- _EXERCISE DETAILS_: Scan the material below and copy every line holding the word "setting".

>>>>

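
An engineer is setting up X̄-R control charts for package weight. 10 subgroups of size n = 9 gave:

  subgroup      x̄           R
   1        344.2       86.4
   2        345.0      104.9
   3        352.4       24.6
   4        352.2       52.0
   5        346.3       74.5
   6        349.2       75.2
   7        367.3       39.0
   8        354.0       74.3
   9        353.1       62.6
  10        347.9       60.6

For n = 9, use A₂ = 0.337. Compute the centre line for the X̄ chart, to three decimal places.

X̄̄ = (344.2 + 345.0 + 352.4 + 352.2 + 346.3 + 349.2 + 367.3 + 354.0 + 353.1 + 347.9) / 10 = 3511.6000 / 10 = 351.1600
CL = X̄̄ = 351.1600

351.160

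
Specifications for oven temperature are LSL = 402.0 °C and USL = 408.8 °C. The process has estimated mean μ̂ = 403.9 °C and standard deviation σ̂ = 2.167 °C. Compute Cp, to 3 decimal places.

0.523

Cp = (USL − LSL) / (6σ̂) = (408.8 − 402.0) / (6 × 2.167) = 6.8000 / 13.0020 = 0.5230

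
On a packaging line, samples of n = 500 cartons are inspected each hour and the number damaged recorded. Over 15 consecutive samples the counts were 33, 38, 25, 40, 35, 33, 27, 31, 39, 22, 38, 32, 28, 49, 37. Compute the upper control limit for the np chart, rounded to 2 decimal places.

p̄ = Σdᵢ / (k·n) = 507 / (15 × 500) = 0.06760
UCL = np̄ + 3·√(np̄(1−p̄)) = 33.8000 + 3 × √(33.8000×0.93240) = 33.8000 + 3 × 5.6138 = 50.6415

50.64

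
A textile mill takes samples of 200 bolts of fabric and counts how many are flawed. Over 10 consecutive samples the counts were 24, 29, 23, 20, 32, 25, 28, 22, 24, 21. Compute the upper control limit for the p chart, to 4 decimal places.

p̄ = Σdᵢ / (k·n) = 248 / (10 × 200) = 0.12400
UCL = p̄ + 3·√(p̄(1−p̄)/n) = 0.12400 + 3 × √(0.12400×0.87600/200) = 0.12400 + 3 × 0.02330 = 0.19391

0.1939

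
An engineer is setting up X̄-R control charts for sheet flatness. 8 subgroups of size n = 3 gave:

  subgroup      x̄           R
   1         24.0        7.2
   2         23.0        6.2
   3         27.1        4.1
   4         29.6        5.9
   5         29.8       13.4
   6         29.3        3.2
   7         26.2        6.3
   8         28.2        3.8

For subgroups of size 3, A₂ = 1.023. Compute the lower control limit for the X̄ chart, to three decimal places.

X̄̄ = (24.0 + 23.0 + 27.1 + 29.6 + 29.8 + 29.3 + 26.2 + 28.2) / 8 = 217.2000 / 8 = 27.1500
R̄ = (7.2 + 6.2 + 4.1 + 5.9 + 13.4 + 3.2 + 6.3 + 3.8) / 8 = 50.1000 / 8 = 6.2625
LCL = X̄̄ − A₂·R̄ = 27.1500 − 1.023 × 6.2625 = 20.7435

20.743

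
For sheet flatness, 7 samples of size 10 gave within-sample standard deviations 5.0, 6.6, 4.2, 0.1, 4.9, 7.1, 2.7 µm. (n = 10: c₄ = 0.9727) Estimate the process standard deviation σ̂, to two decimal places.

s̄ = (5.0 + 6.6 + 4.2 + 0.1 + 4.9 + 7.1 + 2.7) / 7 = 4.3714
σ̂ = s̄ / c₄ = 4.3714 / 0.9727 = 4.4941

4.49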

<<<<

- _RESULT FOR THIS TASK_:
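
An engineer is setting up X̄-R control charts for package weight. 10 subgroups of size n = 9 gave:
An engineer is setting up X̄-R control charts for sheet flatness. 8 subgroups of size n = 3 gave: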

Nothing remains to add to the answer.